Source material:
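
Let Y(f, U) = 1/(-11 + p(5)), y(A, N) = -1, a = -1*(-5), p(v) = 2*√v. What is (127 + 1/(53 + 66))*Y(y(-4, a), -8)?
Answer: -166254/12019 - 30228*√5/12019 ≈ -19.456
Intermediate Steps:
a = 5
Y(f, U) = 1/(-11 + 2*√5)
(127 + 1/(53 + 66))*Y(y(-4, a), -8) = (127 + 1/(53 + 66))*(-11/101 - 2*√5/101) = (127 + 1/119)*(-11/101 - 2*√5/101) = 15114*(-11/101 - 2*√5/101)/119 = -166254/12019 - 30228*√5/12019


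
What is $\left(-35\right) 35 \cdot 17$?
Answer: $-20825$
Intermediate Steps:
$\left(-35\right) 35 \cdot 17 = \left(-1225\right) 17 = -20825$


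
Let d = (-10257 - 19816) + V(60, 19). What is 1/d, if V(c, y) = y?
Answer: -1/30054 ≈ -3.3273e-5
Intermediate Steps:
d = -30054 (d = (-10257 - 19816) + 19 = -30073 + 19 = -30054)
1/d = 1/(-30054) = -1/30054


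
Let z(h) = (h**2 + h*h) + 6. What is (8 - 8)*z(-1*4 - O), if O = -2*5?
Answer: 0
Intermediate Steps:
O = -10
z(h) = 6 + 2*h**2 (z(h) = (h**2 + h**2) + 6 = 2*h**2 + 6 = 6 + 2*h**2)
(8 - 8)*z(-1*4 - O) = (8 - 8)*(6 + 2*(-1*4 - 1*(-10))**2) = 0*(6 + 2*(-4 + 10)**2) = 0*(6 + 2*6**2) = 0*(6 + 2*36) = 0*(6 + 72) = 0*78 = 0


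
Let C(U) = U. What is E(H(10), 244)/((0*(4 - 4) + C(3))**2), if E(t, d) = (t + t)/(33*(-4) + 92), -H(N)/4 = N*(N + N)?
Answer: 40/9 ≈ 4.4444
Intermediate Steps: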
--
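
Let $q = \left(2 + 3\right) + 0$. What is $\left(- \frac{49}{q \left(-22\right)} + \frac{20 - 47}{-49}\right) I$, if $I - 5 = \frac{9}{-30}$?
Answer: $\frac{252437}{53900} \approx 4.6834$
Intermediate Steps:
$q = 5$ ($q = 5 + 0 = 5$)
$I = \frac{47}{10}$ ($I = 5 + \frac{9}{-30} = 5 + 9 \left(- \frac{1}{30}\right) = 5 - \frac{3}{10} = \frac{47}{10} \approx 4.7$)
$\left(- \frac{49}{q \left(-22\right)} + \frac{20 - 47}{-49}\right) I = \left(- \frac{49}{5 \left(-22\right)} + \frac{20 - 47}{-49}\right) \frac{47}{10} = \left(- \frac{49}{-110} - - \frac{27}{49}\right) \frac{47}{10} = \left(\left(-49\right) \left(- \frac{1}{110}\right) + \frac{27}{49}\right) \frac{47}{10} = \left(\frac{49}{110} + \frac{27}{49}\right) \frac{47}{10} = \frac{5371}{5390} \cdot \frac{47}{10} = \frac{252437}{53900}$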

What to produce: Show all lines above containing "Answer".

Reply:
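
Answer: -166254/12019 - 30228*√5/12019 ≈ -19.456
Answer: $-20825$
Answer: -1/30054 ≈ -3.3273e-5
Answer: 0
Answer: 40/9 ≈ 4.4444
Answer: $\frac{252437}{53900} \approx 4.6834$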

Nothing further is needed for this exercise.